** WHAT YOU ARE ASKED TO DO **
In the entries that follow, how many lines include the string "flatten"? The answer is the number only.

↓

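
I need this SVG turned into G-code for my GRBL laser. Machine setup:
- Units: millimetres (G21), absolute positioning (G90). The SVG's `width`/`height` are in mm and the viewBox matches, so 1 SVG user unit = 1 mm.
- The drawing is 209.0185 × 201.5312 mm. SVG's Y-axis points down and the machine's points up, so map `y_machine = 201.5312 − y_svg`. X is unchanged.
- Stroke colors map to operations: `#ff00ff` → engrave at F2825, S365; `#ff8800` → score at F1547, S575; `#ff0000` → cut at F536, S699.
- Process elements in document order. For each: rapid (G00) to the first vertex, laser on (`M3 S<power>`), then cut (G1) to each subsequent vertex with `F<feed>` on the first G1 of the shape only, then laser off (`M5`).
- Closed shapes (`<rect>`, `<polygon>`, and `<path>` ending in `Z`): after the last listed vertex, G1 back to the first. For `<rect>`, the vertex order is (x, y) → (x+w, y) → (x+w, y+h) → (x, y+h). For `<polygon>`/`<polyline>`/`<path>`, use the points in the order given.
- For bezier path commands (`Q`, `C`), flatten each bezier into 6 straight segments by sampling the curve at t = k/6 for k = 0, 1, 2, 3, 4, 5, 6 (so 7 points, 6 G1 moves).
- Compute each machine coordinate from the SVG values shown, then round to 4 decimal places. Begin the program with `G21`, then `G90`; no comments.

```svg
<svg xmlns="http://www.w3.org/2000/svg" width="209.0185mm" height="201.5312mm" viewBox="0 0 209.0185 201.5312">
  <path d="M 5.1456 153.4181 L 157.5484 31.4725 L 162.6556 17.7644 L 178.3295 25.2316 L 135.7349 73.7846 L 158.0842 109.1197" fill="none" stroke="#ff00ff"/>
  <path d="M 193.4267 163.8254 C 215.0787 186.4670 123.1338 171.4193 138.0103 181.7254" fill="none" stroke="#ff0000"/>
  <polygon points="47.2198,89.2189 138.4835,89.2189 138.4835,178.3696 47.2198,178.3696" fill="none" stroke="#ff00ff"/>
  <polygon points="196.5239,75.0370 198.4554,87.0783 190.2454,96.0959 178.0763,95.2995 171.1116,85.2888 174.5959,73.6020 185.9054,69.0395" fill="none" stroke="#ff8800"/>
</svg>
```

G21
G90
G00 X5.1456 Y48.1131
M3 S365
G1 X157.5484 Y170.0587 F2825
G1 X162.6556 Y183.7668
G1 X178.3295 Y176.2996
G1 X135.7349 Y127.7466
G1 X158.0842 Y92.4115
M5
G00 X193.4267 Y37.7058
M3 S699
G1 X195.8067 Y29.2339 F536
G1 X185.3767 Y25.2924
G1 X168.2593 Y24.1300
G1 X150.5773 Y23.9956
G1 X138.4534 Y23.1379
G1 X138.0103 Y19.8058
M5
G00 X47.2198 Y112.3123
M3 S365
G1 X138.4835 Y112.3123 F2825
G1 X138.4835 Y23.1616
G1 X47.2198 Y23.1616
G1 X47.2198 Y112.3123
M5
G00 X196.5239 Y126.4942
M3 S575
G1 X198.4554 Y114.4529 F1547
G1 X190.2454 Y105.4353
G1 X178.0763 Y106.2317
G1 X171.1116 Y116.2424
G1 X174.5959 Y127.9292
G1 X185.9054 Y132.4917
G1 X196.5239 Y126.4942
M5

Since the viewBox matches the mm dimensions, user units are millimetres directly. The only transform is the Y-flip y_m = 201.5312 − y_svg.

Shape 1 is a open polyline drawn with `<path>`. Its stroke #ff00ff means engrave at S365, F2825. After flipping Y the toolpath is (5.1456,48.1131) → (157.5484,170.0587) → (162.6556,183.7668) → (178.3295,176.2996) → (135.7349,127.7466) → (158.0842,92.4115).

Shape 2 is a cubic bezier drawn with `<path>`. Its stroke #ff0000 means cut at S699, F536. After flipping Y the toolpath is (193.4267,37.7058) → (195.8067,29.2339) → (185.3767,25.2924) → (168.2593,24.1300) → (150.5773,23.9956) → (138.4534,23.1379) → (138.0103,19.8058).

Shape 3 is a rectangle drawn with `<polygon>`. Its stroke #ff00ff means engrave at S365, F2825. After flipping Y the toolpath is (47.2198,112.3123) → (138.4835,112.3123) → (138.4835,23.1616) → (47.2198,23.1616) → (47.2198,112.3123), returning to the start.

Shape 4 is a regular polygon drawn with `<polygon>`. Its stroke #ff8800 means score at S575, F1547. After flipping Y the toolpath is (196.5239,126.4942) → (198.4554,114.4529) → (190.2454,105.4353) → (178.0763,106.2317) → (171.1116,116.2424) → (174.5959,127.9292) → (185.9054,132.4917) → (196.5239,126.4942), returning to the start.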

↑
↓

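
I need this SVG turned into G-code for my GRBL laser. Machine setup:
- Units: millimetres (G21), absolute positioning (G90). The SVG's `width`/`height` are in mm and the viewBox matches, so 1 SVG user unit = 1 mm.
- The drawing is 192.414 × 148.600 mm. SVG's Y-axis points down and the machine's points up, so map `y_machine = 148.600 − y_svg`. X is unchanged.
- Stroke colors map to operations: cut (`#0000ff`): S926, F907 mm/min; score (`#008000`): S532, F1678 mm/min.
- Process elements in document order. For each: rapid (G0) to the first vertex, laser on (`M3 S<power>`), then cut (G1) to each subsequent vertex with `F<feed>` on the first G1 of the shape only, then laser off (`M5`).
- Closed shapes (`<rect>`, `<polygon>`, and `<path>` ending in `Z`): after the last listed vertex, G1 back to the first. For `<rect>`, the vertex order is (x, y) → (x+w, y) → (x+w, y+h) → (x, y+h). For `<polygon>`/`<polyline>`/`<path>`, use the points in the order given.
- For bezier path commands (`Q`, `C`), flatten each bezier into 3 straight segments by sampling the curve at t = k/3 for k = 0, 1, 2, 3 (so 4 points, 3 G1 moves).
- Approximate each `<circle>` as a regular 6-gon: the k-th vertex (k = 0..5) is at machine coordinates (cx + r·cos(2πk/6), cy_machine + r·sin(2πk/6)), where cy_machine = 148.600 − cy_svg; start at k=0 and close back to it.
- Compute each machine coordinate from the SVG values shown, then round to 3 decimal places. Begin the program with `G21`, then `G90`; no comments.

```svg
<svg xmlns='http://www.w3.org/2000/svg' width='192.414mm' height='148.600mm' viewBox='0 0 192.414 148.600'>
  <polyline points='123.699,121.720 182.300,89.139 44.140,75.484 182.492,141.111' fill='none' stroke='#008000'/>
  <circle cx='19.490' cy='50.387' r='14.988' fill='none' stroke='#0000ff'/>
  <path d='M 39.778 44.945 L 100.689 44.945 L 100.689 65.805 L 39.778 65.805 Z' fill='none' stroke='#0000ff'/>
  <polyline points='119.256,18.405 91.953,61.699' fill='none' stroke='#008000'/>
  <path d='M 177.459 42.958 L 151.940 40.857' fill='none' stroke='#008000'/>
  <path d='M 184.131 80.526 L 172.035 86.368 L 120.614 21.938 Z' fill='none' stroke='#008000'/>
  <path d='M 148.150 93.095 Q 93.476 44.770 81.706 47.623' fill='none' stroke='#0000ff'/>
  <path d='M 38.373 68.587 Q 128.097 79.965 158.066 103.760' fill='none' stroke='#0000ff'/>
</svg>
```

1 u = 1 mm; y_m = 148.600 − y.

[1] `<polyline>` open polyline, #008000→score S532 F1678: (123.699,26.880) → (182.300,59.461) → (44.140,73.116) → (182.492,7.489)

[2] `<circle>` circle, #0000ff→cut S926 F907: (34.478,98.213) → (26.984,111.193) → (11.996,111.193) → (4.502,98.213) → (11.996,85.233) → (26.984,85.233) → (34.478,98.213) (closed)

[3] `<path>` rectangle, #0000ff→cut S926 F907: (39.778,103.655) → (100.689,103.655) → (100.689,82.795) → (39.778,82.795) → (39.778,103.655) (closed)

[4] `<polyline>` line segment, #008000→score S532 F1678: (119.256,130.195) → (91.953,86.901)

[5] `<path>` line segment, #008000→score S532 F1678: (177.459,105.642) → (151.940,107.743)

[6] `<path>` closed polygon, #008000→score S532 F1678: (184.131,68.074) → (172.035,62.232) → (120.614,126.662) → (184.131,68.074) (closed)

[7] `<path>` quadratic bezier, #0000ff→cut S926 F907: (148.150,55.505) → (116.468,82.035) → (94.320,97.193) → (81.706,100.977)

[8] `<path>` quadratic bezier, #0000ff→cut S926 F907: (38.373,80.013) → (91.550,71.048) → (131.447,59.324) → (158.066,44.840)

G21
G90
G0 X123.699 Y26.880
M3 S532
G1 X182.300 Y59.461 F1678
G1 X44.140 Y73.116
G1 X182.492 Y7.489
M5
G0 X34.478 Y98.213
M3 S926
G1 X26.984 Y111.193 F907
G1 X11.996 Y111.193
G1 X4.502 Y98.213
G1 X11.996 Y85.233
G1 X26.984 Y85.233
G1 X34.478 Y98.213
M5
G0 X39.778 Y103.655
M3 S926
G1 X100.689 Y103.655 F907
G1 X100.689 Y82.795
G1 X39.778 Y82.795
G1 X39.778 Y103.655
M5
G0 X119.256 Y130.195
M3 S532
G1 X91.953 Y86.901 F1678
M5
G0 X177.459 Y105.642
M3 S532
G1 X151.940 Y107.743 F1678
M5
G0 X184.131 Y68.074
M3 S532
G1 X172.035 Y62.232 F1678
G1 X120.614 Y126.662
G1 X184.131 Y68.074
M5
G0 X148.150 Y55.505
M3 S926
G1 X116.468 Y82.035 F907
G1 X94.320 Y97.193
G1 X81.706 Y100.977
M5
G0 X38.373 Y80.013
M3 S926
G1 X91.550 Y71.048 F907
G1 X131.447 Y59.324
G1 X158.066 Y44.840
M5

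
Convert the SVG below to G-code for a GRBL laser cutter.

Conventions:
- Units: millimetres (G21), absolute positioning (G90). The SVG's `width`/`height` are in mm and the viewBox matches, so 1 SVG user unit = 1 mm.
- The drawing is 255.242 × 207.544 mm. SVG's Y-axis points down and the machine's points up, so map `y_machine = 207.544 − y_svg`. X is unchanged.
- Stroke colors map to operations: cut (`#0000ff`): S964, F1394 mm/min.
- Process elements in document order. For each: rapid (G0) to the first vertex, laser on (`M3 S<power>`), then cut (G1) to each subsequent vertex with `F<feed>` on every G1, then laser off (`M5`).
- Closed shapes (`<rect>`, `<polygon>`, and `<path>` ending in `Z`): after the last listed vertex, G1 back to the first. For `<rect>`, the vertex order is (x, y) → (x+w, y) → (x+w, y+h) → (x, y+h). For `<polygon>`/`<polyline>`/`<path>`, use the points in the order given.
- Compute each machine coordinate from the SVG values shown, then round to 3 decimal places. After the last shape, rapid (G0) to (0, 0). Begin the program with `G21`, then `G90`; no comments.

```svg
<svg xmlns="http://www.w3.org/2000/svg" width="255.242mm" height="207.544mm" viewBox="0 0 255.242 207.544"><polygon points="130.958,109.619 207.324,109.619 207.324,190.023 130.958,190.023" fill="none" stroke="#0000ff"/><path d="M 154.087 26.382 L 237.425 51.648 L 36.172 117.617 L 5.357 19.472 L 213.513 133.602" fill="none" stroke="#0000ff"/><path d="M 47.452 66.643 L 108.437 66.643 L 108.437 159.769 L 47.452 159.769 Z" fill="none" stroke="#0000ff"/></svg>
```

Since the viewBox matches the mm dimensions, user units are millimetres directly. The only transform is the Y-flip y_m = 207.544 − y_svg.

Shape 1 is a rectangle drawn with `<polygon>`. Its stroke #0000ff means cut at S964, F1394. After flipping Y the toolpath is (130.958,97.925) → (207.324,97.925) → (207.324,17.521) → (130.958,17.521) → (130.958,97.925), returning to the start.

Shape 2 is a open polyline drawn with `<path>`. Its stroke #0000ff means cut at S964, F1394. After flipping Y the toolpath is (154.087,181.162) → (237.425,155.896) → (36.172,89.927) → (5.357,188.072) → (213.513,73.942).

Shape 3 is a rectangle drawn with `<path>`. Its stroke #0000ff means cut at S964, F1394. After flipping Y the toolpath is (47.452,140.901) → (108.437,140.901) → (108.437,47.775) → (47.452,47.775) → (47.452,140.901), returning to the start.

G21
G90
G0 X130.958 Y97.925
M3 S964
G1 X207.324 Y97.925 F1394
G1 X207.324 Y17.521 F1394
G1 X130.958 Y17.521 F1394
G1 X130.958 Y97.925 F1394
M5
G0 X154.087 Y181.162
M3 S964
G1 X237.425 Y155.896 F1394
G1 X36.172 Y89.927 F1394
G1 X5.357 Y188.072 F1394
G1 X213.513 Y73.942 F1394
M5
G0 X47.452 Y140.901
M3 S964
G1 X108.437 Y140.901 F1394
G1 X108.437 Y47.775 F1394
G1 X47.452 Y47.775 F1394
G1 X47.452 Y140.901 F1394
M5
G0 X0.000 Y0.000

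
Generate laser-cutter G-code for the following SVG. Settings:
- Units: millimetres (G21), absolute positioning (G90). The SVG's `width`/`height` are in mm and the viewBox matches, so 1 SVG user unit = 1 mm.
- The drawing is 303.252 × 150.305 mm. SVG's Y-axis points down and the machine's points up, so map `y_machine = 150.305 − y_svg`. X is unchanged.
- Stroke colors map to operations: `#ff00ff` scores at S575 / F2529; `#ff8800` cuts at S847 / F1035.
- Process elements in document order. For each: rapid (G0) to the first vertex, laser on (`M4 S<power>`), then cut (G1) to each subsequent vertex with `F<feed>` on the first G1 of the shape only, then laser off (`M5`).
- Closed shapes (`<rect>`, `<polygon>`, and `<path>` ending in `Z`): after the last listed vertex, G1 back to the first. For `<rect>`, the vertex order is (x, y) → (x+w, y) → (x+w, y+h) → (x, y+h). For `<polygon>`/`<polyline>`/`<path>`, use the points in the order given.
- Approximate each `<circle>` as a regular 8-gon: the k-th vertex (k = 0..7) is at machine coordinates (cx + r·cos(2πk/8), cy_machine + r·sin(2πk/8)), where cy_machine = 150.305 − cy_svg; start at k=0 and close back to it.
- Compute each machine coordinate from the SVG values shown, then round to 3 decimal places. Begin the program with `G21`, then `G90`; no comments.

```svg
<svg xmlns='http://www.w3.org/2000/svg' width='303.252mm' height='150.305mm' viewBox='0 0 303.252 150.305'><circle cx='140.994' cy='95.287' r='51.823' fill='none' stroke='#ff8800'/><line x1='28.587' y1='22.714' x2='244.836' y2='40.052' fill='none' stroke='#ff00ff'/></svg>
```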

↑

** RESULT OF THE TASK **
2